WHAT TO DO: Beginning with the line that holds "For each application, the" in the data below, give again every line through the one that holds "Each roll shows", exactly as written.

PROVIDED RECORDS:

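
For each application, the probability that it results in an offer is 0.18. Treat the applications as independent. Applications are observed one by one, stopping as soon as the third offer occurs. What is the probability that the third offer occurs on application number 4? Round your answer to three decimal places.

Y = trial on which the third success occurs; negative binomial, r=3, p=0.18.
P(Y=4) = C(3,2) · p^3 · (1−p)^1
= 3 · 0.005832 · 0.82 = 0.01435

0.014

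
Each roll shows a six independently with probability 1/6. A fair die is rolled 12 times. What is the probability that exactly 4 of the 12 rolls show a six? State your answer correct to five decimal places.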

* * *

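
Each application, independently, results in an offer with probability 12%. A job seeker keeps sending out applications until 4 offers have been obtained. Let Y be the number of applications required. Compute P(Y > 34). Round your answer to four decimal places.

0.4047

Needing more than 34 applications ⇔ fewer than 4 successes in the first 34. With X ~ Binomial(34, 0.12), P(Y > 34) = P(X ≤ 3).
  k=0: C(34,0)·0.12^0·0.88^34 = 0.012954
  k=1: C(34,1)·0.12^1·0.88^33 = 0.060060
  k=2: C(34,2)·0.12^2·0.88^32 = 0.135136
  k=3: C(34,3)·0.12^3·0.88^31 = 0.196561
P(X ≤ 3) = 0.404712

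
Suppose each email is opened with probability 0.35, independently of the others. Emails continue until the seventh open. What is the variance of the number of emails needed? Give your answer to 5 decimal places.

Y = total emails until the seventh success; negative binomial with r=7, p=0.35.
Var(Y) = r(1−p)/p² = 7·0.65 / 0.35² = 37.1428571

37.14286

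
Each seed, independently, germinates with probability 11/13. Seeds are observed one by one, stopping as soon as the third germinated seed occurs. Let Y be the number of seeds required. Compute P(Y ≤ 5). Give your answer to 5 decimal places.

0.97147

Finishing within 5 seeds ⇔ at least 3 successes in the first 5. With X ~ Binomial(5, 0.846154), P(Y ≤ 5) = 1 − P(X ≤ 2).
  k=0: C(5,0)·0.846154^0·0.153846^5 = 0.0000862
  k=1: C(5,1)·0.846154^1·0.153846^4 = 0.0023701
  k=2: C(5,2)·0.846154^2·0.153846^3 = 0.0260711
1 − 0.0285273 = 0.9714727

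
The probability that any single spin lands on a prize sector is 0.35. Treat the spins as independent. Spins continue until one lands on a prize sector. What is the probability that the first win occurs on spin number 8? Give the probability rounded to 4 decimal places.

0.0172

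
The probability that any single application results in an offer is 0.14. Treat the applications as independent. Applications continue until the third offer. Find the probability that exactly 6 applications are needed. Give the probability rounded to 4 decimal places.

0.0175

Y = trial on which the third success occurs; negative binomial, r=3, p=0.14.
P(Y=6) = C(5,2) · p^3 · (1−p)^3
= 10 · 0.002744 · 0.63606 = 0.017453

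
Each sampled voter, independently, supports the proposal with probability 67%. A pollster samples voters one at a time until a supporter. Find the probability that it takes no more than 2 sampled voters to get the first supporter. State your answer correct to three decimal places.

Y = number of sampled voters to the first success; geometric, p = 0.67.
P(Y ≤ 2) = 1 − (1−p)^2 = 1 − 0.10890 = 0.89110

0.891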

---

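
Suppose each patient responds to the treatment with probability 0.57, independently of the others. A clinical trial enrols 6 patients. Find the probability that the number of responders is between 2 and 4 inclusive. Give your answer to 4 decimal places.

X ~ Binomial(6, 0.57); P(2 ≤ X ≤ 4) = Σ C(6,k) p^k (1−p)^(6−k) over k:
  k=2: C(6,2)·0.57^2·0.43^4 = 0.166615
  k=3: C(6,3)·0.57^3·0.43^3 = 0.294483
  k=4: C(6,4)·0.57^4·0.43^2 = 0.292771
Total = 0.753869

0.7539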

WRITTEN REPLY:
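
For each application, the probability that it results in an offer is 0.18. Treat the applications as independent. Applications are observed one by one, stopping as soon as the third offer occurs. What is the probability that the third offer occurs on application number 4? Round your answer to three decimal places.

Y = trial on which the third success occurs; negative binomial, r=3, p=0.18.
P(Y=4) = C(3,2) · p^3 · (1−p)^1
= 3 · 0.005832 · 0.82 = 0.01435

0.014

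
Each roll shows a six independently with probability 1/6. A fair die is rolled 12 times. What is the probability that exactly 4 of the 12 rolls show a six? State your answer correct to five decimal places.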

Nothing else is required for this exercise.